** GIVEN DATA **
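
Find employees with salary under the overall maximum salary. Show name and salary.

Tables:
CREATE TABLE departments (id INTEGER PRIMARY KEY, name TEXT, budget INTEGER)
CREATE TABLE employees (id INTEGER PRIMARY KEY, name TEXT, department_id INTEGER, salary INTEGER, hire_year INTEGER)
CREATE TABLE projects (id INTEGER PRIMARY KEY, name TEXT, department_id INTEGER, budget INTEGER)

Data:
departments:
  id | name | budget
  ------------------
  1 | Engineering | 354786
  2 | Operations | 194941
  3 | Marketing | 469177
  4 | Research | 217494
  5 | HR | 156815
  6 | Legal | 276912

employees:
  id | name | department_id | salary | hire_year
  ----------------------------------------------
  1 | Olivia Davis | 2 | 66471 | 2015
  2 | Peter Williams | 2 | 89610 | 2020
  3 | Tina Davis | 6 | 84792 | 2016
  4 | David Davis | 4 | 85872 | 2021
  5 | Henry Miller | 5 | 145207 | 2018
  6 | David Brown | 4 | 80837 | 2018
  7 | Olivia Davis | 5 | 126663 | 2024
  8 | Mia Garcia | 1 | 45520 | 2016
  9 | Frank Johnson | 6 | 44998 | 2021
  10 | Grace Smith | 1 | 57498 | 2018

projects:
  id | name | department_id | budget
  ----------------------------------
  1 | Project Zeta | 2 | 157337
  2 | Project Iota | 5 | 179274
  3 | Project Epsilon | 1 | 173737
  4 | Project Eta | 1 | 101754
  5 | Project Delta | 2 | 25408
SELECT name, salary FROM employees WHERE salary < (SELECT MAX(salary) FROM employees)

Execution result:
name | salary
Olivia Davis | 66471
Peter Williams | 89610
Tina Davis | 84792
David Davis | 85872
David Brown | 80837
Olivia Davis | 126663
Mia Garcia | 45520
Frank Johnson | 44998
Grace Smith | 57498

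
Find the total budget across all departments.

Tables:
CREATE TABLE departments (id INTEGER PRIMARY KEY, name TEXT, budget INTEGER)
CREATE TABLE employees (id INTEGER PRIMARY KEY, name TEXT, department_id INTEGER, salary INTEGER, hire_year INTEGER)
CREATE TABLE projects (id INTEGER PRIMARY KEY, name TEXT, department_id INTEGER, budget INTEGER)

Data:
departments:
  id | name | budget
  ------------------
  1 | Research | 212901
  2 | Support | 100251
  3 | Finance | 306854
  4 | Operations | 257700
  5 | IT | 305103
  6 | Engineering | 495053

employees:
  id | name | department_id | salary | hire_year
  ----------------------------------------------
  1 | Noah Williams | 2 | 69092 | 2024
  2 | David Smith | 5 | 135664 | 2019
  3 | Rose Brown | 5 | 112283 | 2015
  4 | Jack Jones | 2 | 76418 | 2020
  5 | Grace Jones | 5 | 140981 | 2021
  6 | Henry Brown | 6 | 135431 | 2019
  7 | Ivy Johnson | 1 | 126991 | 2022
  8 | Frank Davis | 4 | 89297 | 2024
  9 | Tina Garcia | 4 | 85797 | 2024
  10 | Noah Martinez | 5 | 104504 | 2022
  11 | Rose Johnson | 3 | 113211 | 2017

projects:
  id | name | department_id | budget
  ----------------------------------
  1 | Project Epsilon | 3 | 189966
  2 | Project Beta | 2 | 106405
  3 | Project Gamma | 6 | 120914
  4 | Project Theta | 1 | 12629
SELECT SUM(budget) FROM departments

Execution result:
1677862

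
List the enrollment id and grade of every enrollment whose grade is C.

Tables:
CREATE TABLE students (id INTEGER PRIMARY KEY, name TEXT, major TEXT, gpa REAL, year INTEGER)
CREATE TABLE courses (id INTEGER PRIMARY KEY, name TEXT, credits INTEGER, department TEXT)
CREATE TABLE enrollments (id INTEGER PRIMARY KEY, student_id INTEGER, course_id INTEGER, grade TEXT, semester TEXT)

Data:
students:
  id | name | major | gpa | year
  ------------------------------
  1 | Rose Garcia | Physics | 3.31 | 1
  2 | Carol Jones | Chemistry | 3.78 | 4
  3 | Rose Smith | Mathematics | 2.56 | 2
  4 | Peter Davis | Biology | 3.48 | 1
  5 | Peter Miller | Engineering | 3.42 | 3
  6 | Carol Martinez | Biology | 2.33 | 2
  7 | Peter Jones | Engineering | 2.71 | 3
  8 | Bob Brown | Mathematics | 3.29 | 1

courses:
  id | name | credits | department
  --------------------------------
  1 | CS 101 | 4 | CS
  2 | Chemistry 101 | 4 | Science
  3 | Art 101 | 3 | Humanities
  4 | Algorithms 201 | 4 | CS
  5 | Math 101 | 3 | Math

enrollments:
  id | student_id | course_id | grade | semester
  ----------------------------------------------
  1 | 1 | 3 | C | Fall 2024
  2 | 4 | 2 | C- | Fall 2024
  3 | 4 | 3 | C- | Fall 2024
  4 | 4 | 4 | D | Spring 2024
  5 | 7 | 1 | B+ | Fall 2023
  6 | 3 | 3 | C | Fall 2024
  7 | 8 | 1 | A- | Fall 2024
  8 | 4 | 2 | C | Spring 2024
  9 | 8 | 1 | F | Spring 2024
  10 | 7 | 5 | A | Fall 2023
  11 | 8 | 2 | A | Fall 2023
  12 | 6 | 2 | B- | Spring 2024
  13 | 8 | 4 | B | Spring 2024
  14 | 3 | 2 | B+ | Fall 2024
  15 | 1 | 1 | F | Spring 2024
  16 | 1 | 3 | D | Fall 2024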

==

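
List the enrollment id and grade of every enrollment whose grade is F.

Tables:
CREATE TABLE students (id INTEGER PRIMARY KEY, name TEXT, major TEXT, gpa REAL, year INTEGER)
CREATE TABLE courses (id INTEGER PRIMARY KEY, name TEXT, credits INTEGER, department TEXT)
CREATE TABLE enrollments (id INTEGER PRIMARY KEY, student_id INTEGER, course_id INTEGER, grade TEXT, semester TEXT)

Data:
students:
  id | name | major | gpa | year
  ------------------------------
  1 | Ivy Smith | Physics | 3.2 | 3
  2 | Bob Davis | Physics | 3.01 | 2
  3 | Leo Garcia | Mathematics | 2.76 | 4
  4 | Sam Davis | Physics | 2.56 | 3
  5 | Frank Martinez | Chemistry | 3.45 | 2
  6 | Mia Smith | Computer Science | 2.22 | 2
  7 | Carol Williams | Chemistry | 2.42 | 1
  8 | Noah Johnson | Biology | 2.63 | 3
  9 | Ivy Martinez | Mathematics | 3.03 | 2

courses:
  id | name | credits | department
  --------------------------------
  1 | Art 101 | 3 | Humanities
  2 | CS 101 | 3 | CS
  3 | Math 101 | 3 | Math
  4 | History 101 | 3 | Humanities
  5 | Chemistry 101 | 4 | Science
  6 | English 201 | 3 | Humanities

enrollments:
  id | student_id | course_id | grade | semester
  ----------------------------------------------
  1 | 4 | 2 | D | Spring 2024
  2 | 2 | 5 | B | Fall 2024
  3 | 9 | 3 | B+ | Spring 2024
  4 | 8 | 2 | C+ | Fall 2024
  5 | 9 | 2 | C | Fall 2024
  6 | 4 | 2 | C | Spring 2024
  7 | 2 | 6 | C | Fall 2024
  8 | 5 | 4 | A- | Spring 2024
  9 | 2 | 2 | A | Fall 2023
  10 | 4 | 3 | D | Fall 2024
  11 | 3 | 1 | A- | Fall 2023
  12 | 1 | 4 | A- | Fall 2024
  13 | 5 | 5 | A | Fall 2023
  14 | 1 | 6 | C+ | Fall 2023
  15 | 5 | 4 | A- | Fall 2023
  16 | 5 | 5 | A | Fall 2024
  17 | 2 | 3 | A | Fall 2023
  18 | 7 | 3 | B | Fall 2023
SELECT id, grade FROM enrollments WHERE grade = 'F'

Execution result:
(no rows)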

---

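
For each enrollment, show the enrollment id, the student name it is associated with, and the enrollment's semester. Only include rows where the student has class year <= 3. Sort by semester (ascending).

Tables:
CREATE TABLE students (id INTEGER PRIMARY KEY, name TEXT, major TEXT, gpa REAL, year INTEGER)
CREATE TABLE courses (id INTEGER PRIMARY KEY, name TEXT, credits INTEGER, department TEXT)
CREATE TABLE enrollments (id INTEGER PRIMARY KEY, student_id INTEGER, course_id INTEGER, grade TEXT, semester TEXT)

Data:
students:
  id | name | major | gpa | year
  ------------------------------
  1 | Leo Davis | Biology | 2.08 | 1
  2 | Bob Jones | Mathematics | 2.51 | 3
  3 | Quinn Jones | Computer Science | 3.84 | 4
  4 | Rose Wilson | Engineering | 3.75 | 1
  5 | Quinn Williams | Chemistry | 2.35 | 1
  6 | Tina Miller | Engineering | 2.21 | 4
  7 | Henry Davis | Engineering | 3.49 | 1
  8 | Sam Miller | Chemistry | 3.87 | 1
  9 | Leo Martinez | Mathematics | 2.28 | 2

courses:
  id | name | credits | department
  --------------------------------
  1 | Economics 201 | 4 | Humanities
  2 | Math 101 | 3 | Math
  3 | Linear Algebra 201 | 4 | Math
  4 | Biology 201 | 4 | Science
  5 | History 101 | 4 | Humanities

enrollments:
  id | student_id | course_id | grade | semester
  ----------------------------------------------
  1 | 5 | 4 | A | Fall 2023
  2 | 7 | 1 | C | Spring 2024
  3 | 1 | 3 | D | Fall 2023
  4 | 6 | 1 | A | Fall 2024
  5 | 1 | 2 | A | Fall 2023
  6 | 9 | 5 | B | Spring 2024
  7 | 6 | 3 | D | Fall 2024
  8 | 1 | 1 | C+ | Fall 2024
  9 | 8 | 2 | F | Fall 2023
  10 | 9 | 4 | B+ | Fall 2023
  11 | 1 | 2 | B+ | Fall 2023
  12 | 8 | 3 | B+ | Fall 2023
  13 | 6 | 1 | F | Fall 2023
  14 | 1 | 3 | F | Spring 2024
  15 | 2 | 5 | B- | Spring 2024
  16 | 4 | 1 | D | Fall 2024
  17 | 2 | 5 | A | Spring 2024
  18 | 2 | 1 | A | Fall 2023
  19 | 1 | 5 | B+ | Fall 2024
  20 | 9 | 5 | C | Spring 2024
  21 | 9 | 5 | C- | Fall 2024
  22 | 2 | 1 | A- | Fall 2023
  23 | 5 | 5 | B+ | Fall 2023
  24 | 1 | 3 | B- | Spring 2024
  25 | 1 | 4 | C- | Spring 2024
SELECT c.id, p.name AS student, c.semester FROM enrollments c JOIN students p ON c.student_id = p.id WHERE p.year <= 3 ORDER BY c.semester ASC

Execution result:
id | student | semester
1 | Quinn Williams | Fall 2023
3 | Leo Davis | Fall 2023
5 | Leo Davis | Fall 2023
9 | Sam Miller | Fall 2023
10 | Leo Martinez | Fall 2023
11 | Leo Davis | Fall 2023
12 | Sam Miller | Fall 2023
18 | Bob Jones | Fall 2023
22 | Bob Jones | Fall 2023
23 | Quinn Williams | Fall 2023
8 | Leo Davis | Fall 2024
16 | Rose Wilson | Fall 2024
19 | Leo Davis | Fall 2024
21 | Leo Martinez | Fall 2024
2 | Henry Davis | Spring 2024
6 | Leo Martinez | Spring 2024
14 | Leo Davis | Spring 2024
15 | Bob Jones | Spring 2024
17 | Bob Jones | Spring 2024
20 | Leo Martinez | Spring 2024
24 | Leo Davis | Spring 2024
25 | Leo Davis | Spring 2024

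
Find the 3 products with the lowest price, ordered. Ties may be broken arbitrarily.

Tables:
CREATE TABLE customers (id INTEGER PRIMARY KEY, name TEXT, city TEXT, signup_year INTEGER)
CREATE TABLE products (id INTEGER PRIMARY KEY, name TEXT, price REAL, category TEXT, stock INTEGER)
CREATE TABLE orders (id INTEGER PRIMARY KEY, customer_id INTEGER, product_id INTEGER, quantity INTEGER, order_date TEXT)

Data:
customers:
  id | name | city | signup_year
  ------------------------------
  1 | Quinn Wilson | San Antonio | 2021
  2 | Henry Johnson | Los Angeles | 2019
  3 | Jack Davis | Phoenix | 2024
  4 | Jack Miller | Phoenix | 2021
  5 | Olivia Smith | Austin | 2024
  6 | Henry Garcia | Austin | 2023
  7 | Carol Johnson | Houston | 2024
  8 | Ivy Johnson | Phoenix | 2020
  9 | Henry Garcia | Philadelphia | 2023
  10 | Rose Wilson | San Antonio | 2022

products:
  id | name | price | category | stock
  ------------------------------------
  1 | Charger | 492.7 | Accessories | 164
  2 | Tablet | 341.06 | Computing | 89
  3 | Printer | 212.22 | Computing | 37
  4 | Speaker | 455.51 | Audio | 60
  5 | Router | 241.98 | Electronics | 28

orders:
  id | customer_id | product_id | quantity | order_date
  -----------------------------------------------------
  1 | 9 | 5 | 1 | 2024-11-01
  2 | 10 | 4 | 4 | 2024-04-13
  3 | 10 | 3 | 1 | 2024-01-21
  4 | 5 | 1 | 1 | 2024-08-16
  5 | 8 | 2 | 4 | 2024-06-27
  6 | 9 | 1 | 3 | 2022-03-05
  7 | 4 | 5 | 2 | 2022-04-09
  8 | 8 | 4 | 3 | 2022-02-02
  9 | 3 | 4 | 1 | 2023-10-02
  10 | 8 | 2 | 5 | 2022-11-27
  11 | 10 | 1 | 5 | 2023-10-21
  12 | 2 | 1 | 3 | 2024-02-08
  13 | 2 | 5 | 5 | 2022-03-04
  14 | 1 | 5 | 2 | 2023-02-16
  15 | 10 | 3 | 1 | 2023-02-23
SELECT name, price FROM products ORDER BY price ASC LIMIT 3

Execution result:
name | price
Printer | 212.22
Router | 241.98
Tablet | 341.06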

** WHAT THE TASK REQUIRES **
In the listing above, find the line with "8 | Sam Miller | Chemistry | 3.87 | 1" and the line with "15 | 2 | 5 | B- | Spring 2024". Output those two lines and every line between them, exactly as written.

** SOLUTION TO THIS TASK **
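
  8 | Sam Miller | Chemistry | 3.87 | 1
  9 | Leo Martinez | Mathematics | 2.28 | 2

courses:
  id | name | credits | department
  --------------------------------
  1 | Economics 201 | 4 | Humanities
  2 | Math 101 | 3 | Math
  3 | Linear Algebra 201 | 4 | Math
  4 | Biology 201 | 4 | Science
  5 | History 101 | 4 | Humanities

enrollments:
  id | student_id | course_id | grade | semester
  ----------------------------------------------
  1 | 5 | 4 | A | Fall 2023
  2 | 7 | 1 | C | Spring 2024
  3 | 1 | 3 | D | Fall 2023
  4 | 6 | 1 | A | Fall 2024
  5 | 1 | 2 | A | Fall 2023
  6 | 9 | 5 | B | Spring 2024
  7 | 6 | 3 | D | Fall 2024
  8 | 1 | 1 | C+ | Fall 2024
  9 | 8 | 2 | F | Fall 2023
  10 | 9 | 4 | B+ | Fall 2023
  11 | 1 | 2 | B+ | Fall 2023
  12 | 8 | 3 | B+ | Fall 2023
  13 | 6 | 1 | F | Fall 2023
  14 | 1 | 3 | F | Spring 2024
  15 | 2 | 5 | B- | Spring 2024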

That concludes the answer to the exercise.